[HOW TO COMPLETE THIS TASK] Exactly the line with "The strain alarm was raised." and the lines that follow it, through the closing line of the entries, should be restated, with nothing left out or added.

[DATA FOR PROCESSING Boundary: Start]

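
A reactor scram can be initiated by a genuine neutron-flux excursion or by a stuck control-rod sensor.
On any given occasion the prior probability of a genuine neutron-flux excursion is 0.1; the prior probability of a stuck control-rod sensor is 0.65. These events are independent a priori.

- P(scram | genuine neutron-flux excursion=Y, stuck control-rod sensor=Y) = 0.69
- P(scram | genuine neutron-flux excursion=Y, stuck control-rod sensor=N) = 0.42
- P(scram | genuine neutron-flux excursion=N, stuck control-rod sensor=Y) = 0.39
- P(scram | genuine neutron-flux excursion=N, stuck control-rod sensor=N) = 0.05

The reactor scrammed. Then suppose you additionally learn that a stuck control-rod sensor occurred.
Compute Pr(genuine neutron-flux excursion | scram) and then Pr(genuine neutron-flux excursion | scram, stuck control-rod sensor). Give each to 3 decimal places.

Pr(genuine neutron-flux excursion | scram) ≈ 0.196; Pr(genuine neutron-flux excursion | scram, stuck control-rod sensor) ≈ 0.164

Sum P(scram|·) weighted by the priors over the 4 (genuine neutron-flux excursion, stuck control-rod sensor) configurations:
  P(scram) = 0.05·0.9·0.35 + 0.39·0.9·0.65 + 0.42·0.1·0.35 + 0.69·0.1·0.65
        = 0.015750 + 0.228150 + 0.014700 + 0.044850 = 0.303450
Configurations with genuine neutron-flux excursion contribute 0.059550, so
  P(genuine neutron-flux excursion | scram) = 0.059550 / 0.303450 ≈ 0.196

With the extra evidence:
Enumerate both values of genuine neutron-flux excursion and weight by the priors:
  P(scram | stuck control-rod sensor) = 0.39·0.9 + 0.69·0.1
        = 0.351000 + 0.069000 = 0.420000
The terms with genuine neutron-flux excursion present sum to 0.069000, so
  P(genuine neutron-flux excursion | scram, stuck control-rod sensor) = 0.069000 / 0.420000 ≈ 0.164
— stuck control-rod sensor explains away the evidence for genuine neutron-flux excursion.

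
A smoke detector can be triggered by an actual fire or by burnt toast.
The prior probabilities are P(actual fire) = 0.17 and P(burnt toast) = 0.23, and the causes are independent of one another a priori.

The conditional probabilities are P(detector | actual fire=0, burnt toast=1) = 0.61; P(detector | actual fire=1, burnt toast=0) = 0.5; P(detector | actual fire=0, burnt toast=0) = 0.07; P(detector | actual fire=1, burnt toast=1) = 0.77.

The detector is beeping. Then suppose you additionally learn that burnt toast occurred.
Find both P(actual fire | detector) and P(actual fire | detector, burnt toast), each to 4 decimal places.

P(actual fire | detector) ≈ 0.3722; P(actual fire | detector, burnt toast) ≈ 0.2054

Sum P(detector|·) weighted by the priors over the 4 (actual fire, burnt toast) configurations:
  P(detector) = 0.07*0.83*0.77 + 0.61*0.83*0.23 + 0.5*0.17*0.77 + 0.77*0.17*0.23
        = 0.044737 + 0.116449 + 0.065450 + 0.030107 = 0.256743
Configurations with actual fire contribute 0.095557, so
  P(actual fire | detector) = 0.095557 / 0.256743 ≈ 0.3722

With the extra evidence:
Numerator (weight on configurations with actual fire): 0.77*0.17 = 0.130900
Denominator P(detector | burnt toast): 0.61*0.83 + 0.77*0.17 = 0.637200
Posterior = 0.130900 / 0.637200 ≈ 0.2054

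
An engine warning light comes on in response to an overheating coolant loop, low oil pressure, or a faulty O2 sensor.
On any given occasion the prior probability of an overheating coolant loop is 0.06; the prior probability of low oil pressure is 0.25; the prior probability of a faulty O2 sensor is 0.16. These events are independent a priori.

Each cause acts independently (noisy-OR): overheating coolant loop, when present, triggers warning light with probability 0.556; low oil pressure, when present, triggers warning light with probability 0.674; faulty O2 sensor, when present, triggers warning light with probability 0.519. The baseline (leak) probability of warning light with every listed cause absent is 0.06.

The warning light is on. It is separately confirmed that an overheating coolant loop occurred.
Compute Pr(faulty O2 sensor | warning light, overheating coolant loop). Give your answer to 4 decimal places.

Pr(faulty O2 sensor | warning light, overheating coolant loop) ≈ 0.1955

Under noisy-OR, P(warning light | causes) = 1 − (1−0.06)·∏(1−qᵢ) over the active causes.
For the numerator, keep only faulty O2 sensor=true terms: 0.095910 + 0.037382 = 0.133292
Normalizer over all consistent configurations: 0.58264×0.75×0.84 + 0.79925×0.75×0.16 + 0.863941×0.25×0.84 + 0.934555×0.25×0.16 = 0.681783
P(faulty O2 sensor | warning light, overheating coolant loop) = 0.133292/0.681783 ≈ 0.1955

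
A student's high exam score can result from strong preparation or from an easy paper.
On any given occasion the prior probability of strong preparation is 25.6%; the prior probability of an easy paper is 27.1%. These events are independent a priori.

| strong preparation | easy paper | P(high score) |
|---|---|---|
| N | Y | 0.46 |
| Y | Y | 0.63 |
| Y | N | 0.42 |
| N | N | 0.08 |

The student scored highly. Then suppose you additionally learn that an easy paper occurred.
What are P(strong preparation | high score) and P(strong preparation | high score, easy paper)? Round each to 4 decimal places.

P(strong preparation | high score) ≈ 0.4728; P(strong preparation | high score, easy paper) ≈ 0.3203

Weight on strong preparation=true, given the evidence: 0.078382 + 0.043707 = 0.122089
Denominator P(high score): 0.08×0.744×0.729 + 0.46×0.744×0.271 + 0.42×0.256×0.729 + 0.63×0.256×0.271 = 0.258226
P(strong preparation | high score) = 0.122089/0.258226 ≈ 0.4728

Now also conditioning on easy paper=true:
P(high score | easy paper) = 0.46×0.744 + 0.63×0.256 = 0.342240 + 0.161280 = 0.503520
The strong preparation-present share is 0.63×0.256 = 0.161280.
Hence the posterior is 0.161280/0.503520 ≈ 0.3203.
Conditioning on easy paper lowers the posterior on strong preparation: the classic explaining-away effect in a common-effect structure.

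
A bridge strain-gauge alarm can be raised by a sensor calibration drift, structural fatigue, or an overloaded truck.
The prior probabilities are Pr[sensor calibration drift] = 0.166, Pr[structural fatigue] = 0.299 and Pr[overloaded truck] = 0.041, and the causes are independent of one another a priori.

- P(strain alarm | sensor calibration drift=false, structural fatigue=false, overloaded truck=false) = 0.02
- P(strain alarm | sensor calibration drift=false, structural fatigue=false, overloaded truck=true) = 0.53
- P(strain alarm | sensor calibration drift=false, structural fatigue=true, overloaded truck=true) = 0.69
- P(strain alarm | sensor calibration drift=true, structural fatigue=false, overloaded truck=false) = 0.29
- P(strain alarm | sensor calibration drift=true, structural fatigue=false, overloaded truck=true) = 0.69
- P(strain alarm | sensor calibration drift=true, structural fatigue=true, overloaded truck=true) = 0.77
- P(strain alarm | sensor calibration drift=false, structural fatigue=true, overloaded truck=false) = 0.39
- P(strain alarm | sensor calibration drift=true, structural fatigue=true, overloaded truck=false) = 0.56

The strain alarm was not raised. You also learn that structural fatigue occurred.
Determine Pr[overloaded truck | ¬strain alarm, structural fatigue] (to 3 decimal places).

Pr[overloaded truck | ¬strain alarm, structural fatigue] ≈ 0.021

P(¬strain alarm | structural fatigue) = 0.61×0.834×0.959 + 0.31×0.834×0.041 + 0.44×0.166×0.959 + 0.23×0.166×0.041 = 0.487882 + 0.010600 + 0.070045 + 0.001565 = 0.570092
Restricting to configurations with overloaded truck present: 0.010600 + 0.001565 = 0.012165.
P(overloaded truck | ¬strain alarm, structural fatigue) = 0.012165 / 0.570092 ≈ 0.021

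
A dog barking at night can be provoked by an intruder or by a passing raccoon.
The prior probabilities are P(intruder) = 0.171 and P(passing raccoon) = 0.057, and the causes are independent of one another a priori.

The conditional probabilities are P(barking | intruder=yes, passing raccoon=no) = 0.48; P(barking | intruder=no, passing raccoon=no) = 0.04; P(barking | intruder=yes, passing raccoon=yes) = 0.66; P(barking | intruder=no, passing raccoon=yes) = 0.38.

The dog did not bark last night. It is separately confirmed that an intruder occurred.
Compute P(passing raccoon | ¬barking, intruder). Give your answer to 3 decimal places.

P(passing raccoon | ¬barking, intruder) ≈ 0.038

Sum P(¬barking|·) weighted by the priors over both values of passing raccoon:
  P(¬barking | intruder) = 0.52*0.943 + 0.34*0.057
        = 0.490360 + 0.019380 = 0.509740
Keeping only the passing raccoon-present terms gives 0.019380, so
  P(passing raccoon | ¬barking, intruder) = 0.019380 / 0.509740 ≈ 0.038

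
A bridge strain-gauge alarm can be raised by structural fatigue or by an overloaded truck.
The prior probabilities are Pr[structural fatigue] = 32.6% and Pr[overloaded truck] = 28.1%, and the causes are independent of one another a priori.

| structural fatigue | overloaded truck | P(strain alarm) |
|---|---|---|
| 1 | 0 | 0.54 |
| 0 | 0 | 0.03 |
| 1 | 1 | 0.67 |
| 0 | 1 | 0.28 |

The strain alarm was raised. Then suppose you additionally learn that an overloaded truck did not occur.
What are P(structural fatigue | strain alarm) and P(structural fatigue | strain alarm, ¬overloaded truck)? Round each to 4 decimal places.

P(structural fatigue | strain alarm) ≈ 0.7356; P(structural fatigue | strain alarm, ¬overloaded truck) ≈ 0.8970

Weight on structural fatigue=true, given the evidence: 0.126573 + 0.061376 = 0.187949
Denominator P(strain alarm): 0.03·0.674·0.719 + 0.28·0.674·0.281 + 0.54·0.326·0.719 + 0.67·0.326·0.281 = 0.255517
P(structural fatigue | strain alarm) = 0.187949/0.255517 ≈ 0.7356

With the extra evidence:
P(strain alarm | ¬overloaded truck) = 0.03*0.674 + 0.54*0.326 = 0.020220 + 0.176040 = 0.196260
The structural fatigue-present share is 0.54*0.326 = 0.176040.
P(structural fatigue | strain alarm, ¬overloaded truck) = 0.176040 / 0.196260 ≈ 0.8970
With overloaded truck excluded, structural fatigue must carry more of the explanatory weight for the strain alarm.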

[DATA FOR PROCESSING Boundary: End]

[RESULT OF THIS EXERCISE]
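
The strain alarm was raised. Then suppose you additionally learn that an overloaded truck did not occur.
What are P(structural fatigue | strain alarm) and P(structural fatigue | strain alarm, ¬overloaded truck)? Round each to 4 decimal places.

P(structural fatigue | strain alarm) ≈ 0.7356; P(structural fatigue | strain alarm, ¬overloaded truck) ≈ 0.8970

Weight on structural fatigue=true, given the evidence: 0.126573 + 0.061376 = 0.187949
Denominator P(strain alarm): 0.03·0.674·0.719 + 0.28·0.674·0.281 + 0.54·0.326·0.719 + 0.67·0.326·0.281 = 0.255517
P(structural fatigue | strain alarm) = 0.187949/0.255517 ≈ 0.7356

With the extra evidence:
P(strain alarm | ¬overloaded truck) = 0.03*0.674 + 0.54*0.326 = 0.020220 + 0.176040 = 0.196260
The structural fatigue-present share is 0.54*0.326 = 0.176040.
P(structural fatigue | strain alarm, ¬overloaded truck) = 0.176040 / 0.196260 ≈ 0.8970
With overloaded truck excluded, structural fatigue must carry more of the explanatory weight for the strain alarm.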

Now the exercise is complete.